[Start of section]

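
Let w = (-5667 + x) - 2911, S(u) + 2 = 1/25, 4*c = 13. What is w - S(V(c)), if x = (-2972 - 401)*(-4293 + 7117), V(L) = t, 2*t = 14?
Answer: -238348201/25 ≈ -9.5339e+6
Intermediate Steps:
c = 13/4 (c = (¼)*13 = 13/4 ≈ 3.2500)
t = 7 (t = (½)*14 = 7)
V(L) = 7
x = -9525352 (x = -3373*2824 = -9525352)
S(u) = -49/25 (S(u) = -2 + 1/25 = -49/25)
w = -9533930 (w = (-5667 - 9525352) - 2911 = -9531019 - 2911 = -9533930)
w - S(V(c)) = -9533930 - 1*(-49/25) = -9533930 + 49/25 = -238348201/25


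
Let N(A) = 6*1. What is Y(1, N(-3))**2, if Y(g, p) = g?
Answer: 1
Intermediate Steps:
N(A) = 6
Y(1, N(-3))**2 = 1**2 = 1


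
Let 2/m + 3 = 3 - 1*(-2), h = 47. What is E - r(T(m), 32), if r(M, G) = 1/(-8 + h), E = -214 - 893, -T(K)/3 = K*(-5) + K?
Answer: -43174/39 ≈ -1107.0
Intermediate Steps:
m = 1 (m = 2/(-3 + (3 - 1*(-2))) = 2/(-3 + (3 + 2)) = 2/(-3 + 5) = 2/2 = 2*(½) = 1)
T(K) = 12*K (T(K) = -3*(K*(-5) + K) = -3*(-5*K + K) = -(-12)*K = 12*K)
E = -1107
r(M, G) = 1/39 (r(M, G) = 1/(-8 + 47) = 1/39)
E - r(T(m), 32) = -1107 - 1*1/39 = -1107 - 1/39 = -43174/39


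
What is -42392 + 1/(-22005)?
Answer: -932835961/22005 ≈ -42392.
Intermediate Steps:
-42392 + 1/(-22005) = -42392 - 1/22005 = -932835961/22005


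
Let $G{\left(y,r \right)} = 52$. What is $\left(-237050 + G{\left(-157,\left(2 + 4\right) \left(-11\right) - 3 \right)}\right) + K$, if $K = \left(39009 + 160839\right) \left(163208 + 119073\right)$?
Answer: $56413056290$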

[End of section]

EXERCISE DESCRIPTION:
Repeat the line that contains "What is -42392 + 1/(-22005)?", then every line after it until the records end, with nothing added.

FINAL ANSWER:
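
What is -42392 + 1/(-22005)?
Answer: -932835961/22005 ≈ -42392.
Intermediate Steps:
-42392 + 1/(-22005) = -42392 - 1/22005 = -932835961/22005


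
Let $G{\left(y,r \right)} = 52$. What is $\left(-237050 + G{\left(-157,\left(2 + 4\right) \left(-11\right) - 3 \right)}\right) + K$, if $K = \left(39009 + 160839\right) \left(163208 + 119073\right)$?
Answer: $56413056290$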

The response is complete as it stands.